WHAT IS NEEDED |
Reproduce the first line of the material below and each line after it, exactly, through the line containing "A group of 4", and give nothing more.

DATASET EXCERPTS |
* * * * * * *

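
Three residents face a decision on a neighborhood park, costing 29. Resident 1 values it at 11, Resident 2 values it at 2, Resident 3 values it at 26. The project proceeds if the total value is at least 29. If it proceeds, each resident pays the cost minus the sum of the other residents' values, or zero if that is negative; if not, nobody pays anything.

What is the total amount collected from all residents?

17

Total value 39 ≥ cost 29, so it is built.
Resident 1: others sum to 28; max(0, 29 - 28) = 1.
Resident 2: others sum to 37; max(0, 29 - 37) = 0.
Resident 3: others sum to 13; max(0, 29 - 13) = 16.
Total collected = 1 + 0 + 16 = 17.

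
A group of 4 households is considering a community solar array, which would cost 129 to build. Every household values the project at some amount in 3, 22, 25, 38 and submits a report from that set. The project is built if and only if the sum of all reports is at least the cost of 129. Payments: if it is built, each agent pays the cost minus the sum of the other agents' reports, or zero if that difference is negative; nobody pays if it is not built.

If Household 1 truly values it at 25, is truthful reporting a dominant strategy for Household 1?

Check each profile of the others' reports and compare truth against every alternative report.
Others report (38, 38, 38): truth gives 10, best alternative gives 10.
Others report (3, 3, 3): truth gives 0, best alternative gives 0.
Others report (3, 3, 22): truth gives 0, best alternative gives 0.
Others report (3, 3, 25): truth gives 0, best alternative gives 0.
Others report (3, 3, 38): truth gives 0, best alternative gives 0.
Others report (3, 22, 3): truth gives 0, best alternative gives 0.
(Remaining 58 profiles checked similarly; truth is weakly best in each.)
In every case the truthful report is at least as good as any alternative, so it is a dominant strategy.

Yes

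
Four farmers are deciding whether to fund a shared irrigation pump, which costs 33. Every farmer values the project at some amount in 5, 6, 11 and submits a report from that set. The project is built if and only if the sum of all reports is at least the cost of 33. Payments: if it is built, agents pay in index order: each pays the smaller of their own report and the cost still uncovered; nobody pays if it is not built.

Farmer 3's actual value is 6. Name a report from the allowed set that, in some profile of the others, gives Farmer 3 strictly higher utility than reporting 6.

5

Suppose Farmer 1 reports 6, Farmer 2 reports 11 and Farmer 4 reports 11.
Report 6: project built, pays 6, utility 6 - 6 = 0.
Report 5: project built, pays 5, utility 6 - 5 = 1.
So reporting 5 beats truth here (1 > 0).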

* * * * * * *

YOUR RESPONSE |
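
Three residents face a decision on a neighborhood park, costing 29. Resident 1 values it at 11, Resident 2 values it at 2, Resident 3 values it at 26. The project proceeds if the total value is at least 29. If it proceeds, each resident pays the cost minus the sum of the other residents' values, or zero if that is negative; if not, nobody pays anything.

What is the total amount collected from all residents?

17

Total value 39 ≥ cost 29, so it is built.
Resident 1: others sum to 28; max(0, 29 - 28) = 1.
Resident 2: others sum to 37; max(0, 29 - 37) = 0.
Resident 3: others sum to 13; max(0, 29 - 13) = 16.
Total collected = 1 + 0 + 16 = 17.

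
A group of 4 households is considering a community solar array, which would cost 129 to build. Every household values the project at some amount in 3, 22, 25, 38 and submits a report from that set. The project is built if and only if the sum of all reports is at least the cost of 129. Payments: if it is built, each agent pays the cost minus the sum of the other agents' reports, or zero if that difference is negative; nobody pays if it is not built.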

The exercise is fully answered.